Only lines with the string "below" are wanted. Pull them out of the data.

-- DATASET CONTENT follows --

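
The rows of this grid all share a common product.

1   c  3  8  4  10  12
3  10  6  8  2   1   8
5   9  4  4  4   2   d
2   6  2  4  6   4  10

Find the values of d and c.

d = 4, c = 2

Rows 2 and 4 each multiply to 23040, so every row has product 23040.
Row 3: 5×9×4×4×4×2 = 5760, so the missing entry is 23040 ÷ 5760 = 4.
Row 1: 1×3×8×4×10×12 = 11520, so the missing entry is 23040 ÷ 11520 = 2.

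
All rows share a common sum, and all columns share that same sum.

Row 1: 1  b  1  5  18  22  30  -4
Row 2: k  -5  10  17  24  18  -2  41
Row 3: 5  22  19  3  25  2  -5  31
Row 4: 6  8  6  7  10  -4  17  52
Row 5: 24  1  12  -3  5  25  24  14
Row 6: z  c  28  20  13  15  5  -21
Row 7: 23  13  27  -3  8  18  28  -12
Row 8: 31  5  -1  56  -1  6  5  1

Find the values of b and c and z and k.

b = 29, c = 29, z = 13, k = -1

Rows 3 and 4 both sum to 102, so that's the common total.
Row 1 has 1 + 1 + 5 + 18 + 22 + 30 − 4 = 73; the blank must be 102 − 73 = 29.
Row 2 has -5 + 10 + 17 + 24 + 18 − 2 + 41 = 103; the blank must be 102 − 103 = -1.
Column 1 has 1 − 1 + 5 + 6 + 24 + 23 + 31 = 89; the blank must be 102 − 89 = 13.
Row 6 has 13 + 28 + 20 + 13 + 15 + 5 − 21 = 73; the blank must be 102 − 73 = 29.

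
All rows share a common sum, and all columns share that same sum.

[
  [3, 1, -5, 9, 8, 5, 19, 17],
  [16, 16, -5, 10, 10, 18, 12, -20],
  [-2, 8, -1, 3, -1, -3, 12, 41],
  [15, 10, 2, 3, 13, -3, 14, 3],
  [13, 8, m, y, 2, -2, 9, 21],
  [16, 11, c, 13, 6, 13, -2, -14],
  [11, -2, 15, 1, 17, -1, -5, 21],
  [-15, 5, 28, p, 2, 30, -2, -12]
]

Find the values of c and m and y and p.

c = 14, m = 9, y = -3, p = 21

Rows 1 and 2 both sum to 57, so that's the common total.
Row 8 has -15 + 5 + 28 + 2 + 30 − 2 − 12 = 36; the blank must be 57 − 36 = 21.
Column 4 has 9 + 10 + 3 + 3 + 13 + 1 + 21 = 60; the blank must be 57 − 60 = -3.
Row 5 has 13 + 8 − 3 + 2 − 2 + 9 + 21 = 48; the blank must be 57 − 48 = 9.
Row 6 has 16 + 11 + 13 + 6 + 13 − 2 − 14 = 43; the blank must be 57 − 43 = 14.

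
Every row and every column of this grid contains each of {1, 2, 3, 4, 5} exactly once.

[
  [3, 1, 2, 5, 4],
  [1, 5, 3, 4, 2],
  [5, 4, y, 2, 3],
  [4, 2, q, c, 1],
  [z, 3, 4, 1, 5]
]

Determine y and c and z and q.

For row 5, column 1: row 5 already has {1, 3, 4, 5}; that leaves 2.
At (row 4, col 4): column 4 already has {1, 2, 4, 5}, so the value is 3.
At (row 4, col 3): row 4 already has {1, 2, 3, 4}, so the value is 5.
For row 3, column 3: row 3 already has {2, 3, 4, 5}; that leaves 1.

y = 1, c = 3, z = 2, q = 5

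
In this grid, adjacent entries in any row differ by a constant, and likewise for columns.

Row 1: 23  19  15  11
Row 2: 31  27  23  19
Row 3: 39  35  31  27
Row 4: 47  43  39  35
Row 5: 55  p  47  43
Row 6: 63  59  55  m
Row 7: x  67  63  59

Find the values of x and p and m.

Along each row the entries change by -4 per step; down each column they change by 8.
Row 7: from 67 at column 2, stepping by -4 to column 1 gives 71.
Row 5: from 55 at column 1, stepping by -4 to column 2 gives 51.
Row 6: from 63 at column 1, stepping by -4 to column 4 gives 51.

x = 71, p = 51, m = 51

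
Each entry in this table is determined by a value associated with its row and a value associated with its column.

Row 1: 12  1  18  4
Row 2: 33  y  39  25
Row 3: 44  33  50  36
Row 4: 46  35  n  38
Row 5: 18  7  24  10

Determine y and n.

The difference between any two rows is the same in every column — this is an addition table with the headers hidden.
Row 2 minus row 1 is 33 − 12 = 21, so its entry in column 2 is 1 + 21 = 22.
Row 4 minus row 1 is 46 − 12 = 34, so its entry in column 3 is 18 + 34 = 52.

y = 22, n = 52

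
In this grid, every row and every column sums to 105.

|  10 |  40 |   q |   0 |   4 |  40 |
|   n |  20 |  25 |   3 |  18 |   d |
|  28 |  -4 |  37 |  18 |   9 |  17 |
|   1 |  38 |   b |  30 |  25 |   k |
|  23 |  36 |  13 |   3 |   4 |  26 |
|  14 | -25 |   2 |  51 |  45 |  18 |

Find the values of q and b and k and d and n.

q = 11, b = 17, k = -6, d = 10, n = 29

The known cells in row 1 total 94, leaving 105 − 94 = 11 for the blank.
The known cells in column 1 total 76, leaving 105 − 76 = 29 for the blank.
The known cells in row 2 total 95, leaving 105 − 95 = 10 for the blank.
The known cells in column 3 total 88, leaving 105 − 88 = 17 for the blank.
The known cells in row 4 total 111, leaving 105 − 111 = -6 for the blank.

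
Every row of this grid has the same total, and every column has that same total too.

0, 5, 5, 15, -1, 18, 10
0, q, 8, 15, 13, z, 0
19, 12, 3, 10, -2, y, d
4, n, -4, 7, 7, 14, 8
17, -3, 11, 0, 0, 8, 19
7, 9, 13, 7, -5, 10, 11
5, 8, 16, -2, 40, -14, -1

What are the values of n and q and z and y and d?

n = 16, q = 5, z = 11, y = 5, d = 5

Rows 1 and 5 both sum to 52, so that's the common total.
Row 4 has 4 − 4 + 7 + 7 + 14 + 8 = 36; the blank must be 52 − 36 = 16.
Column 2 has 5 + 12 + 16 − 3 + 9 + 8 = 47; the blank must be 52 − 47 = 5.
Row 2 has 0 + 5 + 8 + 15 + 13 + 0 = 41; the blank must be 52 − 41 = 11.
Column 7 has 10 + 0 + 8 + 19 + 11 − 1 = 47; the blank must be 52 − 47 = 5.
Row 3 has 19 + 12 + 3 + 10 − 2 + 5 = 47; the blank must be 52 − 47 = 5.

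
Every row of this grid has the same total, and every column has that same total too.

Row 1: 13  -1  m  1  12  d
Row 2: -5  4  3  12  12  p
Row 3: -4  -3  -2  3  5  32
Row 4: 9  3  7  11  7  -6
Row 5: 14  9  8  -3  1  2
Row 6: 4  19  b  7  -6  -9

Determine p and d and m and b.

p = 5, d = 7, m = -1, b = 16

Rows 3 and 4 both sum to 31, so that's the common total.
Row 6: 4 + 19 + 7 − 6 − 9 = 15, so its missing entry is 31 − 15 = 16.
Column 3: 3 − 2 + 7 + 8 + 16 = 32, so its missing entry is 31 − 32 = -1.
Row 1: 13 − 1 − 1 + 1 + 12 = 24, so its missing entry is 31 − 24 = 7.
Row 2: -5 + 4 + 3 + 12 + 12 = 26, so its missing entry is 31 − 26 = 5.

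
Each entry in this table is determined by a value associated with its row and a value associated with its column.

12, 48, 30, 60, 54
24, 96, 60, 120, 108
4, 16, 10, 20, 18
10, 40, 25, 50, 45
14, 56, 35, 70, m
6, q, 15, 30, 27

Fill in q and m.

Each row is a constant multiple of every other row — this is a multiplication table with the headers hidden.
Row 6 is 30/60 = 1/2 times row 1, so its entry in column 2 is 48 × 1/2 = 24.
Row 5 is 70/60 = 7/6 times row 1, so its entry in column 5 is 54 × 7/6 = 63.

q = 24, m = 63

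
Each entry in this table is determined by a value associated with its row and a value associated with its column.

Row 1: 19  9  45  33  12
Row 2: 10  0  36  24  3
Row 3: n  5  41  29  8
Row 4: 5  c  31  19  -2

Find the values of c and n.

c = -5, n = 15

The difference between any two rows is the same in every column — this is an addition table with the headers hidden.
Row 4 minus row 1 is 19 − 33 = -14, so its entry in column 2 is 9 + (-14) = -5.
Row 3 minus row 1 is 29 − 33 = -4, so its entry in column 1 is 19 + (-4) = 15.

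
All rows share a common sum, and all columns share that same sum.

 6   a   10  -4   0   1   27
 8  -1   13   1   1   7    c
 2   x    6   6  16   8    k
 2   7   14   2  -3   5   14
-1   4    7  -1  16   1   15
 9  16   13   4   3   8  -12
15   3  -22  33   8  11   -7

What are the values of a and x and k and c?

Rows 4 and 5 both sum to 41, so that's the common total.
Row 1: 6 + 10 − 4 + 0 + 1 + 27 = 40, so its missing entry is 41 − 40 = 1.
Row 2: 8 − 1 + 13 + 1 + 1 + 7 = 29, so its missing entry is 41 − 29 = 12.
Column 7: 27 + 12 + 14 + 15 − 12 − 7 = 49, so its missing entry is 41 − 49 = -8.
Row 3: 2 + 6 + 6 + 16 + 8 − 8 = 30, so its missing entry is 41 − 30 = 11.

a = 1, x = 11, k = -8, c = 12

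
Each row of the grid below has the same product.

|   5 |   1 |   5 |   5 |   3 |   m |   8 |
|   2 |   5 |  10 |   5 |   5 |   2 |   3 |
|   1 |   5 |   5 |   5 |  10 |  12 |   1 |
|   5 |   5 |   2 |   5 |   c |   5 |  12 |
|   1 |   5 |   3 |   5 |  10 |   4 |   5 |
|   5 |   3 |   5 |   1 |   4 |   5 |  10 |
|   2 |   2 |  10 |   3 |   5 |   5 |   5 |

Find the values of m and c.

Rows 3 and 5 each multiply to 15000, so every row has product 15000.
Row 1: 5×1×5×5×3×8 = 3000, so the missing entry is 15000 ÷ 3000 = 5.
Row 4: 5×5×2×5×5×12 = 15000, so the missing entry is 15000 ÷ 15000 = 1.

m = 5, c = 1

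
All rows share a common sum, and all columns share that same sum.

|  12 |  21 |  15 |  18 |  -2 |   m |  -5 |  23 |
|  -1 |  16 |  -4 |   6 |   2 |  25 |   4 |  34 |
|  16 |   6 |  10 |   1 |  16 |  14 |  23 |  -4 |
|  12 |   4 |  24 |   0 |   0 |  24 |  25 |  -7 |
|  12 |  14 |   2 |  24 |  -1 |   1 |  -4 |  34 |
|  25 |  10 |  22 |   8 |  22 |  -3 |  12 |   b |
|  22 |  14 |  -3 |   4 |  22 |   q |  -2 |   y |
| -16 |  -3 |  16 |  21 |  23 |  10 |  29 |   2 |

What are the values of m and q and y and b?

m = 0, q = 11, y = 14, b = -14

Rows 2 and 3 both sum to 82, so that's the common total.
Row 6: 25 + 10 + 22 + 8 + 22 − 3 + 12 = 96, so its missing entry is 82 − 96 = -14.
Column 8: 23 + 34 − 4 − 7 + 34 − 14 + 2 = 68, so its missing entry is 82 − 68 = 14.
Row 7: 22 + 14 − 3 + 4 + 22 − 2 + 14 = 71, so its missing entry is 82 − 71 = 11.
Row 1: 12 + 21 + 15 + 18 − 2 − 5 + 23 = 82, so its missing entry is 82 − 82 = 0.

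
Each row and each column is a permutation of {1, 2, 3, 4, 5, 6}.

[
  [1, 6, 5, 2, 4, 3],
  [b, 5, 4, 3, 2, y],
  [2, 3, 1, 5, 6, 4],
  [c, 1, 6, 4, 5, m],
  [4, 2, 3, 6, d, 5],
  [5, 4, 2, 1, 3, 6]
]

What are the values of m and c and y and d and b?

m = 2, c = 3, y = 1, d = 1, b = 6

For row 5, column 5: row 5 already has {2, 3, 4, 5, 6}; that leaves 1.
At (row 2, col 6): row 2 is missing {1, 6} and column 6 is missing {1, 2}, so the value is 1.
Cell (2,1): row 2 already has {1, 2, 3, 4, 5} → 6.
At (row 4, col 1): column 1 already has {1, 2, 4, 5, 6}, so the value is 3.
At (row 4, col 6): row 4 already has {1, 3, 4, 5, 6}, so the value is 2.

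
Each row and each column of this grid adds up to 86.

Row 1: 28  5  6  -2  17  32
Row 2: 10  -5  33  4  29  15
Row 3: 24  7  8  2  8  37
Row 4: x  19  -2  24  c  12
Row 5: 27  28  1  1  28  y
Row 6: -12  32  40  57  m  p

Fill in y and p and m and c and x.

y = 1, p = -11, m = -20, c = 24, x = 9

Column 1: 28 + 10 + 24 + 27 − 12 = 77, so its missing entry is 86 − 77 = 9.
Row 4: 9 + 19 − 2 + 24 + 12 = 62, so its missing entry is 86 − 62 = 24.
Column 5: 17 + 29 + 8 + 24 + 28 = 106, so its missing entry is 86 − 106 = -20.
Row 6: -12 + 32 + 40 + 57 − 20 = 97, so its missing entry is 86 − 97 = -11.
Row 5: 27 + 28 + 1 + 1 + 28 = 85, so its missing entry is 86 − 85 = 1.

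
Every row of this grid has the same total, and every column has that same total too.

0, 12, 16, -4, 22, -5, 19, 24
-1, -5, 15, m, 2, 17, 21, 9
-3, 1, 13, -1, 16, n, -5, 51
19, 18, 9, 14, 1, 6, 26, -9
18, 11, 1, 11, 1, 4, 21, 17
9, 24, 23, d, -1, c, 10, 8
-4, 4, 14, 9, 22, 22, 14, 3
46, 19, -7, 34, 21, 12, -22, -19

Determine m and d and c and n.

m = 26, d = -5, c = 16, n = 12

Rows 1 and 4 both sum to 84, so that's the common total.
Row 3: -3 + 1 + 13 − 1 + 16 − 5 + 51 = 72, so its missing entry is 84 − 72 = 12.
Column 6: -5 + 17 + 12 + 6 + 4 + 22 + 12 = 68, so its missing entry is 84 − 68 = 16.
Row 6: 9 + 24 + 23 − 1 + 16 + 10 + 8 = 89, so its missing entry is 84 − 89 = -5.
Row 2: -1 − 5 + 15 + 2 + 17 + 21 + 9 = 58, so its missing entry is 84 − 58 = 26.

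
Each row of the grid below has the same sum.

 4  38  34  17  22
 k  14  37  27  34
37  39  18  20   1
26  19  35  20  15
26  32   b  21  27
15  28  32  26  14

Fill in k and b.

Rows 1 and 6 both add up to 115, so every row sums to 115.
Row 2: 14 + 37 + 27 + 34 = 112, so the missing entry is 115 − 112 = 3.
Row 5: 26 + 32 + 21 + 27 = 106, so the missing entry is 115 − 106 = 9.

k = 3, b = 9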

-- DATASET CONTENT concluded --

> _ANSWER TO THE PROBLEM_:
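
Each row of the grid below has the same product.
Each row of the grid below has the same sum.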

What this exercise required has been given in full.